Saved entries:
########

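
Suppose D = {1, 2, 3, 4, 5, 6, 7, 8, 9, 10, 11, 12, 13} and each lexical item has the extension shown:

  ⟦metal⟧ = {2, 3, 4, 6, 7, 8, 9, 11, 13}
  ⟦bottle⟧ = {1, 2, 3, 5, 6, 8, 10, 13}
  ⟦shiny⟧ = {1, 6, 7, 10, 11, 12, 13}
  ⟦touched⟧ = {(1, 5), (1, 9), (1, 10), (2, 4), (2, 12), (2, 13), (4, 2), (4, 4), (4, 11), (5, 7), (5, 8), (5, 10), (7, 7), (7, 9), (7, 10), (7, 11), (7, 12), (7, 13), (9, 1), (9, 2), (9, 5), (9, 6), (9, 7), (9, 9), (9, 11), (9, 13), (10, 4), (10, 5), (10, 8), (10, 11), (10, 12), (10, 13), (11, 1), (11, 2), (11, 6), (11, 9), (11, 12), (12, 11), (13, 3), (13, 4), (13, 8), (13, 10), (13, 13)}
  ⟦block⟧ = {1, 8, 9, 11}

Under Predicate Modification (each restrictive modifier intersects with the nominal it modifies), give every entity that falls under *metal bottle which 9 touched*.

{2, 6, 13}

⟦which 9 touched⟧ = {x : ⟨9, x⟩ ∈ ⟦touched⟧} = {1, 2, 5, 6, 7, 9, 11, 13}
⟦bottle⟧ = {1, 2, 3, 5, 6, 8, 10, 13}
… ∩ ⟦which 9 touched⟧ = {1, 2, 3, 5, 6, 8, 10, 13} ∩ {1, 2, 5, 6, 7, 9, 11, 13} = {1, 2, 5, 6, 13}
… ∩ ⟦metal⟧ = {1, 2, 5, 6, 13} ∩ {2, 3, 4, 6, 7, 8, 9, 11, 13} = {2, 6, 13}
So ⟦metal bottle which 9 touched⟧ = {2, 6, 13}.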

########

What is expected: Your answer should be the data above, retyped exactly.

Response below:
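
Suppose D = {1, 2, 3, 4, 5, 6, 7, 8, 9, 10, 11, 12, 13} and each lexical item has the extension shown:

  ⟦metal⟧ = {2, 3, 4, 6, 7, 8, 9, 11, 13}
  ⟦bottle⟧ = {1, 2, 3, 5, 6, 8, 10, 13}
  ⟦shiny⟧ = {1, 6, 7, 10, 11, 12, 13}
  ⟦touched⟧ = {(1, 5), (1, 9), (1, 10), (2, 4), (2, 12), (2, 13), (4, 2), (4, 4), (4, 11), (5, 7), (5, 8), (5, 10), (7, 7), (7, 9), (7, 10), (7, 11), (7, 12), (7, 13), (9, 1), (9, 2), (9, 5), (9, 6), (9, 7), (9, 9), (9, 11), (9, 13), (10, 4), (10, 5), (10, 8), (10, 11), (10, 12), (10, 13), (11, 1), (11, 2), (11, 6), (11, 9), (11, 12), (12, 11), (13, 3), (13, 4), (13, 8), (13, 10), (13, 13)}
  ⟦block⟧ = {1, 8, 9, 11}

Under Predicate Modification (each restrictive modifier intersects with the nominal it modifies), give every entity that falls under *metal bottle which 9 touched*.

{2, 6, 13}

⟦which 9 touched⟧ = {x : ⟨9, x⟩ ∈ ⟦touched⟧} = {1, 2, 5, 6, 7, 9, 11, 13}
⟦bottle⟧ = {1, 2, 3, 5, 6, 8, 10, 13}
… ∩ ⟦which 9 touched⟧ = {1, 2, 3, 5, 6, 8, 10, 13} ∩ {1, 2, 5, 6, 7, 9, 11, 13} = {1, 2, 5, 6, 13}
… ∩ ⟦metal⟧ = {1, 2, 5, 6, 13} ∩ {2, 3, 4, 6, 7, 8, 9, 11, 13} = {2, 6, 13}
So ⟦metal bottle which 9 touched⟧ = {2, 6, 13}.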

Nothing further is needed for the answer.